*WORK ORDER*
Search the data for the word "machine". Reproduce every line where it is found.

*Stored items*
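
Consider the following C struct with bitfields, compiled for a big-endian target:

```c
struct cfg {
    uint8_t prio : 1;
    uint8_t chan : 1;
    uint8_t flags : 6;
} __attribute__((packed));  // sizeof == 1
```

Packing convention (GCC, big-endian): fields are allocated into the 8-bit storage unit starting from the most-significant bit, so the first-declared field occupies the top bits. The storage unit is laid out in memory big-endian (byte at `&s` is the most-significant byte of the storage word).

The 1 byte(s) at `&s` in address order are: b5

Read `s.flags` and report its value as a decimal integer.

53

[0]=0xb5 (big-endian) → word 0xb5
prio:1 @ bit 7 → (0xb5>>7)&0x1 = 0x1
chan:1 @ bit 6 → (0xb5>>6)&0x1 = 0x0
flags:6 @ bit 0 → (0xb5>>0)&0x3f = 0x35  ←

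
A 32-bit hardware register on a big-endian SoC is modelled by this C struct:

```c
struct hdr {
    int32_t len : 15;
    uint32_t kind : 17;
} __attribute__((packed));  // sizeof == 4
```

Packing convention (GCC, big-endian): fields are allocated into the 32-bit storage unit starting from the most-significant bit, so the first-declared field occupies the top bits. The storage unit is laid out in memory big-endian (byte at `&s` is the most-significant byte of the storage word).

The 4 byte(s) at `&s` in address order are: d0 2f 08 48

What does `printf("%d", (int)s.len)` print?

-6121

[0]=0xd0 [1]=0x2f [2]=0x08 [3]=0x48 (big-endian) → word 0xd02f0848
len [17+:15] = (word>>17) & 0x7fff = 26647  ←
kind [0+:17] = (word>>0) & 0x1ffff = 67656
len signed 15b, MSB=1: 26647 - 32768 = -6121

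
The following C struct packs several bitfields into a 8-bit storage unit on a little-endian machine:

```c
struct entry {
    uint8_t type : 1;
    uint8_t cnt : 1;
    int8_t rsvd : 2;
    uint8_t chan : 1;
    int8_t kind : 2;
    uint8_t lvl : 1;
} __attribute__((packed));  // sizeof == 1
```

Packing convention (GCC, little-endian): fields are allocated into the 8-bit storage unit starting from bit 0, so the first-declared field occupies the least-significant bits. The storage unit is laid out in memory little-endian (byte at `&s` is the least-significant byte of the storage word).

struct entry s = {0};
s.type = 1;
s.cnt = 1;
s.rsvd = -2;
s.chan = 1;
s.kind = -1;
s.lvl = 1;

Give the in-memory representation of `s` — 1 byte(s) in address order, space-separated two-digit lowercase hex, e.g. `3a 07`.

fb

type:1 = 1 → 0x1 << 0 → word 0x01
cnt:1 = 1 → 0x1 << 1 → word 0x03
rsvd:2 = -2 → 0x2 << 2 → word 0x0b
chan:1 = 1 → 0x1 << 4 → word 0x1b
kind:2 = -1 → 0x3 << 5 → word 0x7b
lvl:1 = 1 → 0x1 << 7 → word 0xfb
word = 0xfb → little-endian bytes:
  [0]=0xfb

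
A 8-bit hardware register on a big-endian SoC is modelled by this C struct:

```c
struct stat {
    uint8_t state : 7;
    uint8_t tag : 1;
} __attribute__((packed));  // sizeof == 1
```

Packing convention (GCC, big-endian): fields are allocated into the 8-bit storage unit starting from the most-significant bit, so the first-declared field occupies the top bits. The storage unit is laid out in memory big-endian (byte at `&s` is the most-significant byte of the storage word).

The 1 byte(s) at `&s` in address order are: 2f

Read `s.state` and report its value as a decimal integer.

23

[0]=0x2f (big-endian) → word 0x2f
state:7 @ bit 1 → (0x2f>>1)&0x7f = 0x17  ←
tag:1 @ bit 0 → (0x2f>>0)&0x1 = 0x1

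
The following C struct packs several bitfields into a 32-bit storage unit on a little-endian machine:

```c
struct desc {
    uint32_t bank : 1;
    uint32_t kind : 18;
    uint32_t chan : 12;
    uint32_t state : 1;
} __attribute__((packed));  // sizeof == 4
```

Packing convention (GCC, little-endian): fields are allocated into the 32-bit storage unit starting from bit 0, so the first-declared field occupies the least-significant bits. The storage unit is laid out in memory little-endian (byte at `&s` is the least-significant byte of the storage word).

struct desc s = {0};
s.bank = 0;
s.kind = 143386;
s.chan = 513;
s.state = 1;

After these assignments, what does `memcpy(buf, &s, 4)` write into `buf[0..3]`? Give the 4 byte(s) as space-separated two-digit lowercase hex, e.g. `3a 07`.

34 60 0c 90

[0+:1] bank=0 & 0x1 = 0x0; word=0x00000000
[1+:18] kind=143386 & 0x3ffff = 0x2301a; word=0x00046034
[19+:12] chan=513 & 0xfff = 0x201; word=0x100c6034
[31+:1] state=1 & 0x1 = 0x1; word=0x900c6034
word = 0x900c6034 → little-endian bytes:
  [0]=0x34  [1]=0x60  [2]=0x0c  [3]=0x90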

*ANSWER AREA*
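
The following C struct packs several bitfields into a 8-bit storage unit on a little-endian machine:
The following C struct packs several bitfields into a 32-bit storage unit on a little-endian machine: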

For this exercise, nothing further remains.